[Dataset extract — start]
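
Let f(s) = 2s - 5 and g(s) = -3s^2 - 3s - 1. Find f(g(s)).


Substitute g(s) into f:
f(g(s)) = 2*(-3s^2 - 3s - 1) + (-5)
Expand and combine: -6s^2 - 6s - 7


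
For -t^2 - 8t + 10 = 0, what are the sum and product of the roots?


For at^2+bt+c=0: sum = -b/a, product = c/a.
a=-1, b=-8, c=10
Sum = -(-8)/-1 = -8
Product = (10)/-1 = -10


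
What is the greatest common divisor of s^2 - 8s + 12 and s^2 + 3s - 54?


Factor each:
  s^2 - 8s + 12 = (s - 6)(s - 2)
  s^2 + 3s - 54 = (s - 6)(s + 9)
Common monic factor: s - 6


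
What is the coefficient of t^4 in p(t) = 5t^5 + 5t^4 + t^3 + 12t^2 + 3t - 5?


Read off the coefficient of t^4: 5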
[Dataset extract — finish]
▶ _What is expected_
All of the material is to be retyped verbatim.

▶ _Answer for this exercise_
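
Let f(s) = 2s - 5 and g(s) = -3s^2 - 3s - 1. Find f(g(s)).


Substitute g(s) into f:
f(g(s)) = 2*(-3s^2 - 3s - 1) + (-5)
Expand and combine: -6s^2 - 6s - 7


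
For -t^2 - 8t + 10 = 0, what are the sum and product of the roots?


For at^2+bt+c=0: sum = -b/a, product = c/a.
a=-1, b=-8, c=10
Sum = -(-8)/-1 = -8
Product = (10)/-1 = -10


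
What is the greatest common divisor of s^2 - 8s + 12 and s^2 + 3s - 54?


Factor each:
  s^2 - 8s + 12 = (s - 6)(s - 2)
  s^2 + 3s - 54 = (s - 6)(s + 9)
Common monic factor: s - 6


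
What is the coefficient of t^4 in p(t) = 5t^5 + 5t^4 + t^3 + 12t^2 + 3t - 5?


Read off the coefficient of t^4: 5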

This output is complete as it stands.